**Task instructions:**
Every line of the data below is to be written out again exactly.

**Data records:**
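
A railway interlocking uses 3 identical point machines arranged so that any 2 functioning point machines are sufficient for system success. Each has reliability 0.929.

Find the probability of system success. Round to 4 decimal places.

R = Σ_{i=2}^{3} C(3,i) p^i (1−p)^{3−i} with p = 0.929
C(3,2)·0.929^2·0.071^1 = 0.183828
C(3,3)·0.929^3·0.071^0 = 0.801765
Sum = 0.9856

0.9856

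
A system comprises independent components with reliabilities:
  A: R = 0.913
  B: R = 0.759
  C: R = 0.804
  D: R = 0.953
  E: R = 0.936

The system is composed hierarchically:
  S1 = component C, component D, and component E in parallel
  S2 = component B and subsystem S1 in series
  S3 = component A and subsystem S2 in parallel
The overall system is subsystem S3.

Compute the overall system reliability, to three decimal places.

Parallel (C, D, and E): 1 − (1 − 0.80400)(1 − 0.95300)(1 − 0.93600) = 0.99941
Series (B and [0.99941]): 0.75900 × 0.99941 = 0.75855
Parallel (A and [0.75855]): 1 − (1 − 0.91300)(1 − 0.75855) = 0.979

0.979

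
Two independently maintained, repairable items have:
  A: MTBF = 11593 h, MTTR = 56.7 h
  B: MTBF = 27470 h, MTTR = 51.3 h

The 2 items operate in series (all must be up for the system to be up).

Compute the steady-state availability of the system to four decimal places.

0.9933

A(A) = MTBF/(MTBF+MTTR) = 11593/(11593+56.7) = 0.995133
A(B) = MTBF/(MTBF+MTTR) = 27470/(27470+51.3) = 0.998136
Series availability: 0.995133 × 0.998136 = 0.9933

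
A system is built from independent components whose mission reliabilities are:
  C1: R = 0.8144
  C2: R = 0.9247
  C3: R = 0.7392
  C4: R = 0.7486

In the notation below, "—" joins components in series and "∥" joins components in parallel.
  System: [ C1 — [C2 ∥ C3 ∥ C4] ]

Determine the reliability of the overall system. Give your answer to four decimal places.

0.8104

Parallel (C2, C3, and C4): 1 − (1 − 0.924700)(1 − 0.739200)(1 − 0.748600) = 0.995063
Series (C1 and [0.995063]): 0.814400 × 0.995063 = 0.8104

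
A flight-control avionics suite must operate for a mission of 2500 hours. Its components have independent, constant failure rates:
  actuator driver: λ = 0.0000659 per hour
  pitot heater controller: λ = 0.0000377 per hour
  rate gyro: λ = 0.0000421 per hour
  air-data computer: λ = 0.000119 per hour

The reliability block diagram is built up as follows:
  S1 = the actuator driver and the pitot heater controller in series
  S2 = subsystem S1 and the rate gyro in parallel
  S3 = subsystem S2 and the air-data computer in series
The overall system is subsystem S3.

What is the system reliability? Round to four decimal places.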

**Problem solution:**
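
A railway interlocking uses 3 identical point machines arranged so that any 2 functioning point machines are sufficient for system success. Each has reliability 0.929.

Find the probability of system success. Round to 4 decimal places.

R = Σ_{i=2}^{3} C(3,i) p^i (1−p)^{3−i} with p = 0.929
C(3,2)·0.929^2·0.071^1 = 0.183828
C(3,3)·0.929^3·0.071^0 = 0.801765
Sum = 0.9856

0.9856

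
A system comprises independent components with reliabilities:
  A: R = 0.913
  B: R = 0.759
  C: R = 0.804
  D: R = 0.953
  E: R = 0.936

The system is composed hierarchically:
  S1 = component C, component D, and component E in parallel
  S2 = component B and subsystem S1 in series
  S3 = component A and subsystem S2 in parallel
The overall system is subsystem S3.

Compute the overall system reliability, to three decimal places.

Parallel (C, D, and E): 1 − (1 − 0.80400)(1 − 0.95300)(1 − 0.93600) = 0.99941
Series (B and [0.99941]): 0.75900 × 0.99941 = 0.75855
Parallel (A and [0.75855]): 1 − (1 − 0.91300)(1 − 0.75855) = 0.979

0.979

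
Two independently maintained, repairable items have:
  A: MTBF = 11593 h, MTTR = 56.7 h
  B: MTBF = 27470 h, MTTR = 51.3 h

The 2 items operate in series (all must be up for the system to be up).

Compute the steady-state availability of the system to four decimal places.

0.9933

A(A) = MTBF/(MTBF+MTTR) = 11593/(11593+56.7) = 0.995133
A(B) = MTBF/(MTBF+MTTR) = 27470/(27470+51.3) = 0.998136
Series availability: 0.995133 × 0.998136 = 0.9933

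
A system is built from independent components whose mission reliabilities are:
  C1: R = 0.8144
  C2: R = 0.9247
  C3: R = 0.7392
  C4: R = 0.7486

In the notation below, "—" joins components in series and "∥" joins components in parallel.
  System: [ C1 — [C2 ∥ C3 ∥ C4] ]

Determine the reliability of the overall system. Give your answer to four decimal places.

0.8104

Parallel (C2, C3, and C4): 1 − (1 − 0.924700)(1 − 0.739200)(1 − 0.748600) = 0.995063
Series (C1 and [0.995063]): 0.814400 × 0.995063 = 0.8104

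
A flight-control avionics suite must operate for a mission of 2500 hours. Its components have independent, constant failure rates:
  actuator driver: λ = 0.0000659 per hour
  pitot heater controller: λ = 0.0000377 per hour
  rate gyro: λ = 0.0000421 per hour
  air-data computer: λ = 0.000119 per hour

The reliability block diagram is built up as follows:
  S1 = the actuator driver and the pitot heater controller in series
  S2 = subsystem S1 and the rate gyro in parallel
  S3 = subsystem S2 and the air-data computer in series
The overall system is subsystem S3.

What is the system reliability? Round to four decimal places.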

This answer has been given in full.